→ PROBLEM DESCRIPTION: Below are the entries; give again exactly the lines from the one mentioning "The following orthologous" through the one mentioning "CGG ACC CUG", inclusive.

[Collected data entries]
————————

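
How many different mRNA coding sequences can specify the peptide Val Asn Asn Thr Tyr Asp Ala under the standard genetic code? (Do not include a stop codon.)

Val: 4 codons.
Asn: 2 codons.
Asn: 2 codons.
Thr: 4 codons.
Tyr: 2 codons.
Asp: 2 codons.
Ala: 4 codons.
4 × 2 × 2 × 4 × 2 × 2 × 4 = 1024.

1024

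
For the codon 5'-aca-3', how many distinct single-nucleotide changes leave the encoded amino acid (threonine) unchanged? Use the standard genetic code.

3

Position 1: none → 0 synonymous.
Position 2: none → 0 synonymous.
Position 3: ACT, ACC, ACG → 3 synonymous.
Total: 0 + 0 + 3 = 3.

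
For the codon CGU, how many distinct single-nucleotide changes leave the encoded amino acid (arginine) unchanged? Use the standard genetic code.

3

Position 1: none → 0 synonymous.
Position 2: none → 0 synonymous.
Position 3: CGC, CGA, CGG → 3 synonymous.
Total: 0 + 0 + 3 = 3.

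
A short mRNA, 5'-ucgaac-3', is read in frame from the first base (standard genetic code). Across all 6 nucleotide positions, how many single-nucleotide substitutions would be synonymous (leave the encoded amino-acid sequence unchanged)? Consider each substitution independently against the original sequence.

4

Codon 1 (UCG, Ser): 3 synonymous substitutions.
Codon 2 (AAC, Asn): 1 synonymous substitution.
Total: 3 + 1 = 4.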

————————

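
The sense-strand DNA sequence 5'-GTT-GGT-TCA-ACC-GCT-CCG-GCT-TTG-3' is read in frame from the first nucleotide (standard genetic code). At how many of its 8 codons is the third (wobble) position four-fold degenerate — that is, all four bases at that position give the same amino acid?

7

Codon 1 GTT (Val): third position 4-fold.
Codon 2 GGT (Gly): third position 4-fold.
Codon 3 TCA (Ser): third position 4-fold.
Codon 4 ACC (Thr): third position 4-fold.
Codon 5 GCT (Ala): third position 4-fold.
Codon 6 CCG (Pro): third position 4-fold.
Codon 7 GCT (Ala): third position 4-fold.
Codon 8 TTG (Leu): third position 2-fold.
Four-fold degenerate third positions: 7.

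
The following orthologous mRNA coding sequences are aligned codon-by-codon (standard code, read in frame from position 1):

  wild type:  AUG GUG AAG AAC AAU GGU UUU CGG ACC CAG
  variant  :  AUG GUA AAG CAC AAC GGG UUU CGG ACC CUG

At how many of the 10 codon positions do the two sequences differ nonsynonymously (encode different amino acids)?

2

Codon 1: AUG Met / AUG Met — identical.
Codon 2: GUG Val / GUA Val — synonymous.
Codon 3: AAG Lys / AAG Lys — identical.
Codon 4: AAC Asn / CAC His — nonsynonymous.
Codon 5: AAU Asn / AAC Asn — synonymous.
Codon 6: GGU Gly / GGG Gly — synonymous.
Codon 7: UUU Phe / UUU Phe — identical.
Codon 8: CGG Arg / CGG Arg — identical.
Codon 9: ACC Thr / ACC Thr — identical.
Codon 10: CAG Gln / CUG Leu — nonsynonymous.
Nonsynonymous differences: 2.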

————————

→ YOUR SOLUTION:
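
The following orthologous mRNA coding sequences are aligned codon-by-codon (standard code, read in frame from position 1):

  wild type:  AUG GUG AAG AAC AAU GGU UUU CGG ACC CAG
  variant  :  AUG GUA AAG CAC AAC GGG UUU CGG ACC CUG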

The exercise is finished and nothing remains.